(Stored entries)
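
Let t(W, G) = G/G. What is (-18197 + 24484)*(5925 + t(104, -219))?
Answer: 37256762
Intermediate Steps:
t(W, G) = 1
(-18197 + 24484)*(5925 + t(104, -219)) = (-18197 + 24484)*(5925 + 1) = 6287*5926 = 37256762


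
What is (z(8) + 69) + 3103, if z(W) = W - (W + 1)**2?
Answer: 3099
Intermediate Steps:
z(W) = W - (1 + W)**2
(z(8) + 69) + 3103 = ((8 - (1 + 8)**2) + 69) + 3103 = ((8 - 1*9**2) + 69) + 3103 = ((8 - 1*81) + 69) + 3103 = ((8 - 81) + 69) + 3103 = (-73 + 69) + 3103 = -4 + 3103 = 3099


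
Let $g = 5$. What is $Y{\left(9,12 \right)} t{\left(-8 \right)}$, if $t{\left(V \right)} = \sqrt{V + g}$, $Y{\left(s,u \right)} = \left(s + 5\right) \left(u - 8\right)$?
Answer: $56 i \sqrt{3} \approx 96.995 i$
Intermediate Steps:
$Y{\left(s,u \right)} = \left(-8 + u\right) \left(5 + s\right)$ ($Y{\left(s,u \right)} = \left(5 + s\right) \left(-8 + u\right) = \left(-8 + u\right) \left(5 + s\right)$)
$t{\left(V \right)} = \sqrt{5 + V}$ ($t{\left(V \right)} = \sqrt{V + 5} = \sqrt{5 + V}$)
$Y{\left(9,12 \right)} t{\left(-8 \right)} = \left(-40 - 72 + 5 \cdot 12 + 9 \cdot 12\right) \sqrt{5 - 8} = \left(-40 - 72 + 60 + 108\right) \sqrt{-3} = 56 i \sqrt{3}$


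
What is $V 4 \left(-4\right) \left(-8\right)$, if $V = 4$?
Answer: $512$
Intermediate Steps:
$V 4 \left(-4\right) \left(-8\right) = 4 \cdot 4 \left(-4\right) \left(-8\right) = 4 \left(-16\right) \left(-8\right) = \left(-64\right) \left(-8\right) = 512$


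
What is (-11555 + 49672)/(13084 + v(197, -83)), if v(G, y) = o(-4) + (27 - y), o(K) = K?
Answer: 38117/13190 ≈ 2.8898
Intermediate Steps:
v(G, y) = 23 - y (v(G, y) = -4 + (27 - y) = 23 - y)
(-11555 + 49672)/(13084 + v(197, -83)) = (-11555 + 49672)/(13084 + (23 - 1*(-83))) = 38117/(13084 + (23 + 83)) = 38117/(13084 + 106) = 38117/13190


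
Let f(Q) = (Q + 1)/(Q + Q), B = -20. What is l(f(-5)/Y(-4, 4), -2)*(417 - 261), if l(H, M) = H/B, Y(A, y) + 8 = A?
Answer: 13/50 ≈ 0.26000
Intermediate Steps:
Y(A, y) = -8 + A
f(Q) = (1 + Q)/(2*Q) (f(Q) = (1 + Q)/((2*Q)) = (1 + Q)*(1/(2*Q)) = (1 + Q)/(2*Q))
l(H, M) = -H/20 (l(H, M) = H/(-20) = H*(-1/20) = -H/20)
l(f(-5)/Y(-4, 4), -2)*(417 - 261) = (-(1/2)*(1 - 5)/(-5)/(20*(-8 - 4)))*(417 - 261) = -(1/2)*(-1/5)*(-4)/(20*(-12))*156 = -(-1)/(50*12)*156 = -1/20*(-1/30)*156 = (1/600)*156 = 13/50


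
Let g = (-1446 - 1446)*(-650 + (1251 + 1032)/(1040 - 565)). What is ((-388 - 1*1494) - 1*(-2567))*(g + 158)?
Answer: 121433733118/95 ≈ 1.2782e+9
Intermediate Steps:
g = 886302564/475 (g = -2892*(-650 + 2283/475) = -2892*(-306467/475) = 886302564/475 ≈ 1.8659e+6)
((-388 - 1*1494) - 1*(-2567))*(g + 158) = ((-388 - 1*1494) - 1*(-2567))*(886302564/475 + 158) = ((-388 - 1494) + 2567)*(886377614/475) = (-1882 + 2567)*(886377614/475) = 685*(886377614/475) = 121433733118/95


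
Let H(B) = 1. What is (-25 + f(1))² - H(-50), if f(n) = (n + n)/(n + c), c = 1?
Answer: 575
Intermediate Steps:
f(n) = 2*n/(1 + n) (f(n) = (n + n)/(n + 1) = (2*n)/(1 + n) = 2*n/(1 + n))
(-25 + f(1))² - H(-50) = (-25 + 2*1/(1 + 1))² - 1*1 = (-25 + 2*1/2)² - 1 = (-25 + 2*1*(½))² - 1 = (-25 + 1)² - 1 = (-24)² - 1 = 576 - 1 = 575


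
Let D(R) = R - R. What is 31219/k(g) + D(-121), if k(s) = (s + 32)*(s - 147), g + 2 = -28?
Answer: -31219/354 ≈ -88.189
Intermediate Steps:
D(R) = 0
g = -30 (g = -2 - 28 = -30)
k(s) = (-147 + s)*(32 + s) (k(s) = (32 + s)*(-147 + s) = (-147 + s)*(32 + s))
31219/k(g) + D(-121) = 31219/(-4704 + (-30)² - 115*(-30)) + 0 = 31219/(-4704 + 900 + 3450) + 0 = 31219/(-354) + 0 = 31219*(-1/354) + 0 = -31219/354 + 0 = -31219/354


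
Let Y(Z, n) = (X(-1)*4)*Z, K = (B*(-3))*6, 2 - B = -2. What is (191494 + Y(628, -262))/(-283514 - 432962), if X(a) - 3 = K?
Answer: -9083/358238 ≈ -0.025355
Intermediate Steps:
B = 4 (B = 2 - 1*(-2) = 2 + 2 = 4)
K = -72 (K = (4*(-3))*6 = -12*6 = -72)
X(a) = -69 (X(a) = 3 - 72 = -69)
Y(Z, n) = -276*Z (Y(Z, n) = (-69*4)*Z = -276*Z)
(191494 + Y(628, -262))/(-283514 - 432962) = (191494 - 276*628)/(-283514 - 432962) = (191494 - 173328)/(-716476) = 18166*(-1/716476) = -9083/358238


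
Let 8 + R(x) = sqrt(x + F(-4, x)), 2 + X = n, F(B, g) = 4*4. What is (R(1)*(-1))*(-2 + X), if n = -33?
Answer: -296 + 37*sqrt(17) ≈ -143.45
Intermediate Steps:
F(B, g) = 16
X = -35 (X = -2 - 33 = -35)
R(x) = -8 + sqrt(16 + x) (R(x) = -8 + sqrt(x + 16) = -8 + sqrt(16 + x))
(R(1)*(-1))*(-2 + X) = ((-8 + sqrt(16 + 1))*(-1))*(-2 - 35) = ((-8 + sqrt(17))*(-1))*(-37) = (8 - sqrt(17))*(-37) = -296 + 37*sqrt(17)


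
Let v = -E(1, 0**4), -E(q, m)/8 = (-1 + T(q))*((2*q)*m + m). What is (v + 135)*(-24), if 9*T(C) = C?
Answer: -3240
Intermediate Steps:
T(C) = C/9
E(q, m) = -8*(-1 + q/9)*(m + 2*m*q) (E(q, m) = -8*(-1 + q/9)*((2*q)*m + m) = -8*(-1 + q/9)*(2*m*q + m) = -8*(-1 + q/9)*(m + 2*m*q))
v = 0 (v = -8*0**4*(9 - 2*1**2 + 17*1)/9 = -8*0*(9 - 2*1 + 17)/9 = -8*0*(9 - 2 + 17)/9 = -8*0*24/9 = -1*0 = 0)
(v + 135)*(-24) = (0 + 135)*(-24) = 135*(-24) = -3240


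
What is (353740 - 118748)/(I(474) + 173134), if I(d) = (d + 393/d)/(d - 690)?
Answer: 8019806976/5908642129 ≈ 1.3573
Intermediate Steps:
I(d) = (d + 393/d)/(-690 + d)
(353740 - 118748)/(I(474) + 173134) = (353740 - 118748)/((393 + 474²)/(474*(-690 + 474)) + 173134) = 234992/((1/474)*(393 + 224676)/(-216) + 173134) = 234992/((1/474)*(-1/216)*225069 + 173134) = 234992/(-75023/34128 + 173134) = 234992/(5908642129/34128) = 234992*(34128/5908642129) = 8019806976/5908642129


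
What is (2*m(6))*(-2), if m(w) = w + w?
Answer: -48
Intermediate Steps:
m(w) = 2*w
(2*m(6))*(-2) = (2*(2*6))*(-2) = (2*12)*(-2) = 24*(-2) = -48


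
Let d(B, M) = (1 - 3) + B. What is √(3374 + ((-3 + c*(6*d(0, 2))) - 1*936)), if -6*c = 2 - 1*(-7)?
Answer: √2453 ≈ 49.528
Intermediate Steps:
d(B, M) = -2 + B
c = -3/2 (c = -(2 - 1*(-7))/6 = -(2 + 7)/6 = -⅙*9 = -3/2 ≈ -1.5000)
√(3374 + ((-3 + c*(6*d(0, 2))) - 1*936)) = √(3374 + ((-3 - 9*(-2 + 0)) - 1*936)) = √(3374 + ((-3 - 9*(-2)) - 936)) = √(3374 + ((-3 - 3/2*(-12)) - 936)) = √(3374 + ((-3 + 18) - 936)) = √(3374 + (15 - 936)) = √(3374 - 921) = √2453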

### TASK DESCRIPTION
Look above for the line containing "Answer: 121433733118/95 ≈ 1.2782e+9". Output from there through the line containing "Answer: -9083/358238 ≈ -0.025355", exactly and inclusively.

### WRITTEN ANSWER
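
Answer: 121433733118/95 ≈ 1.2782e+9
Intermediate Steps:
g = 886302564/475 (g = -2892*(-650 + 2283/475) = -2892*(-306467/475) = 886302564/475 ≈ 1.8659e+6)
((-388 - 1*1494) - 1*(-2567))*(g + 158) = ((-388 - 1*1494) - 1*(-2567))*(886302564/475 + 158) = ((-388 - 1494) + 2567)*(886377614/475) = (-1882 + 2567)*(886377614/475) = 685*(886377614/475) = 121433733118/95


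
Let H(B) = 1. What is (-25 + f(1))² - H(-50), if f(n) = (n + n)/(n + c), c = 1?
Answer: 575
Intermediate Steps:
f(n) = 2*n/(1 + n) (f(n) = (n + n)/(n + 1) = (2*n)/(1 + n) = 2*n/(1 + n))
(-25 + f(1))² - H(-50) = (-25 + 2*1/(1 + 1))² - 1*1 = (-25 + 2*1/2)² - 1 = (-25 + 2*1*(½))² - 1 = (-25 + 1)² - 1 = (-24)² - 1 = 576 - 1 = 575


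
Let D(R) = R - R. What is 31219/k(g) + D(-121), if k(s) = (s + 32)*(s - 147), g + 2 = -28?
Answer: -31219/354 ≈ -88.189
Intermediate Steps:
D(R) = 0
g = -30 (g = -2 - 28 = -30)
k(s) = (-147 + s)*(32 + s) (k(s) = (32 + s)*(-147 + s) = (-147 + s)*(32 + s))
31219/k(g) + D(-121) = 31219/(-4704 + (-30)² - 115*(-30)) + 0 = 31219/(-4704 + 900 + 3450) + 0 = 31219/(-354) + 0 = 31219*(-1/354) + 0 = -31219/354 + 0 = -31219/354


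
Let Y(Z, n) = (X(-1)*4)*Z, K = (B*(-3))*6, 2 - B = -2. What is (191494 + Y(628, -262))/(-283514 - 432962), if X(a) - 3 = K?
Answer: -9083/358238 ≈ -0.025355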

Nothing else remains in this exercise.